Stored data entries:
════════════════

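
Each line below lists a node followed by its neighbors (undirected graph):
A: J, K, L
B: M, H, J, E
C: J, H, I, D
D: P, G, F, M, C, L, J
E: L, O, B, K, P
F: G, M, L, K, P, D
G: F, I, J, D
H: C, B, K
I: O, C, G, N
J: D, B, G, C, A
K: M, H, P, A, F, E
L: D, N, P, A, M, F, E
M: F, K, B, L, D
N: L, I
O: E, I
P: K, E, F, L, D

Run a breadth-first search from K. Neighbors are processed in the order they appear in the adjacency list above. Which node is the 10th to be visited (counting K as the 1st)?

D

Visit K; enqueue M, H, P, A, F, E → queue [M, H, P, A, F, E]
Visit M; enqueue B, L, D → queue [H, P, A, F, E, B, L, D]
Visit H; enqueue C → queue [P, A, F, E, B, L, D, C]
Visit P → queue [A, F, E, B, L, D, C]
Visit A; enqueue J → queue [F, E, B, L, D, C, J]
Visit F; enqueue G → queue [E, B, L, D, C, J, G]
Visit E; enqueue O → queue [B, L, D, C, J, G, O]
Visit B → queue [L, D, C, J, G, O]
Visit L; enqueue N → queue [D, C, J, G, O, N]
Visit D → queue [C, J, G, O, N]
Visit C; enqueue I → queue [J, G, O, N, I]
Visit J → queue [G, O, N, I]
Visit G → queue [O, N, I]
Visit O → queue [N, I]
Visit N → queue [I]
Visit I → queue []

Visit order: K, M, H, P, A, F, E, B, L, D, C, J, G, O, N, I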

════════════════

▸ **What the task asks**: Restate the whole of the data exactly.

▸ **Result for this task**:
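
Each line below lists a node followed by its neighbors (undirected graph):
A: J, K, L
B: M, H, J, E
C: J, H, I, D
D: P, G, F, M, C, L, J
E: L, O, B, K, P
F: G, M, L, K, P, D
G: F, I, J, D
H: C, B, K
I: O, C, G, N
J: D, B, G, C, A
K: M, H, P, A, F, E
L: D, N, P, A, M, F, E
M: F, K, B, L, D
N: L, I
O: E, I
P: K, E, F, L, D

Run a breadth-first search from K. Neighbors are processed in the order they appear in the adjacency list above. Which node is the 10th to be visited (counting K as the 1st)?

D

Visit K; enqueue M, H, P, A, F, E → queue [M, H, P, A, F, E]
Visit M; enqueue B, L, D → queue [H, P, A, F, E, B, L, D]
Visit H; enqueue C → queue [P, A, F, E, B, L, D, C]
Visit P → queue [A, F, E, B, L, D, C]
Visit A; enqueue J → queue [F, E, B, L, D, C, J]
Visit F; enqueue G → queue [E, B, L, D, C, J, G]
Visit E; enqueue O → queue [B, L, D, C, J, G, O]
Visit B → queue [L, D, C, J, G, O]
Visit L; enqueue N → queue [D, C, J, G, O, N]
Visit D → queue [C, J, G, O, N]
Visit C; enqueue I → queue [J, G, O, N, I]
Visit J → queue [G, O, N, I]
Visit G → queue [O, N, I]
Visit O → queue [N, I]
Visit N → queue [I]
Visit I → queue []

Visit order: K, M, H, P, A, F, E, B, L, D, C, J, G, O, N, I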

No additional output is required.